- [TASK BRIEF] Within the records below, reproduce without change the lines from the line that has "Suppose Q_A = 2393" through the line that has "For tennis rackets, Q_x", and only those.

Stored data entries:
=-=-=-=-=

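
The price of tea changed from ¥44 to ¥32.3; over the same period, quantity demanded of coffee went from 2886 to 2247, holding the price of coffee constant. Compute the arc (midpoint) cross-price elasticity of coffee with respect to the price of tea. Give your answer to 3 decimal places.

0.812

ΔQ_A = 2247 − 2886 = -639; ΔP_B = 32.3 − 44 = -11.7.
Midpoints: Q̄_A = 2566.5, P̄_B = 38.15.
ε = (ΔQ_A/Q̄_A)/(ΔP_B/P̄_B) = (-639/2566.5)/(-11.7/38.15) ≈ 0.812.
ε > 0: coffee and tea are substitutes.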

=-=-=-=-=

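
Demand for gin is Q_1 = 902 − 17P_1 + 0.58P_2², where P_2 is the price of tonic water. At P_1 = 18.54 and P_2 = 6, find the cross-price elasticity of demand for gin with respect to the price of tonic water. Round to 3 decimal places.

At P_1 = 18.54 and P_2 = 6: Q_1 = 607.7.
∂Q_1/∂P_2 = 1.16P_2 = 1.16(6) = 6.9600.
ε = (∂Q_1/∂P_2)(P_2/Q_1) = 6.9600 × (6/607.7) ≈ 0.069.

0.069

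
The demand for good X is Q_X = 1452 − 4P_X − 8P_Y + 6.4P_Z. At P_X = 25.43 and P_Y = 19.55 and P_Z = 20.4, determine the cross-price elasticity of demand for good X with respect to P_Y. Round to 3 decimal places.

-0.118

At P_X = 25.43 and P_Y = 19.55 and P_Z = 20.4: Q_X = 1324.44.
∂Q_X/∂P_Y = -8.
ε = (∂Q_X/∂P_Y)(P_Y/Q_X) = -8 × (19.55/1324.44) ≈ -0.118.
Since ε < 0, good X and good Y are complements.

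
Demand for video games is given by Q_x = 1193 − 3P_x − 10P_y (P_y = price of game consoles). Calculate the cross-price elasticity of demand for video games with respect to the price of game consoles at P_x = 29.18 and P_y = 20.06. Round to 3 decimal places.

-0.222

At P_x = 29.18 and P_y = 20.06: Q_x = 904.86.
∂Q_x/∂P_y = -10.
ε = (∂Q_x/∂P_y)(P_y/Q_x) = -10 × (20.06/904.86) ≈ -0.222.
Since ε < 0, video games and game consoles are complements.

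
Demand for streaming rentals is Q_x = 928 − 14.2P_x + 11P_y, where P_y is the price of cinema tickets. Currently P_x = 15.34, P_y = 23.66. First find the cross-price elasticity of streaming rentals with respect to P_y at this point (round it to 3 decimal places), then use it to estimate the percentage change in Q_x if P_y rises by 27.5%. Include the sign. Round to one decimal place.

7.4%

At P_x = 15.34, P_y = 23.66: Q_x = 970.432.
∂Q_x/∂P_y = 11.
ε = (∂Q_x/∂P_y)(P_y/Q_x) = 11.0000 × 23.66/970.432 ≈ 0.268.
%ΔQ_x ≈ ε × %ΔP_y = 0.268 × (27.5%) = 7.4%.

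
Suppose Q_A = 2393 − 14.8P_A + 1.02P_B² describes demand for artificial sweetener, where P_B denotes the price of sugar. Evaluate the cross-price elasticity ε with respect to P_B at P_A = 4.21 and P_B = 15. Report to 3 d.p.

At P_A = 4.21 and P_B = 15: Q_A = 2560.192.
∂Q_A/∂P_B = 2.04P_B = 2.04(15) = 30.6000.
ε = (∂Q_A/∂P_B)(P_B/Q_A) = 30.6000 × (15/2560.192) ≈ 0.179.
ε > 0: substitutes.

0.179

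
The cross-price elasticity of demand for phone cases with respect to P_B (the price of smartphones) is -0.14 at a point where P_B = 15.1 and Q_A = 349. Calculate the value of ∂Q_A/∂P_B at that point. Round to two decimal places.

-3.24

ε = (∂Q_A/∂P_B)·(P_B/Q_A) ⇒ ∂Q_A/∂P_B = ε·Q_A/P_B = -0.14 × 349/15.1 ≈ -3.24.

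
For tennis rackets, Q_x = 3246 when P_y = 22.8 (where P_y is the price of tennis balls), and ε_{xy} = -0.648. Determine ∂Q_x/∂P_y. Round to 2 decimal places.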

=-=-=-=-=

- [TASK ANSWER]
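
Suppose Q_A = 2393 − 14.8P_A + 1.02P_B² describes demand for artificial sweetener, where P_B denotes the price of sugar. Evaluate the cross-price elasticity ε with respect to P_B at P_A = 4.21 and P_B = 15. Report to 3 d.p.

At P_A = 4.21 and P_B = 15: Q_A = 2560.192.
∂Q_A/∂P_B = 2.04P_B = 2.04(15) = 30.6000.
ε = (∂Q_A/∂P_B)(P_B/Q_A) = 30.6000 × (15/2560.192) ≈ 0.179.
ε > 0: substitutes.

0.179

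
The cross-price elasticity of demand for phone cases with respect to P_B (the price of smartphones) is -0.14 at a point where P_B = 15.1 and Q_A = 349. Calculate the value of ∂Q_A/∂P_B at that point. Round to two decimal places.

-3.24

ε = (∂Q_A/∂P_B)·(P_B/Q_A) ⇒ ∂Q_A/∂P_B = ε·Q_A/P_B = -0.14 × 349/15.1 ≈ -3.24.

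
For tennis rackets, Q_x = 3246 when P_y = 22.8 (where P_y is the price of tennis balls), and ε_{xy} = -0.648. Determine ∂Q_x/∂P_y. Round to 2 decimal places.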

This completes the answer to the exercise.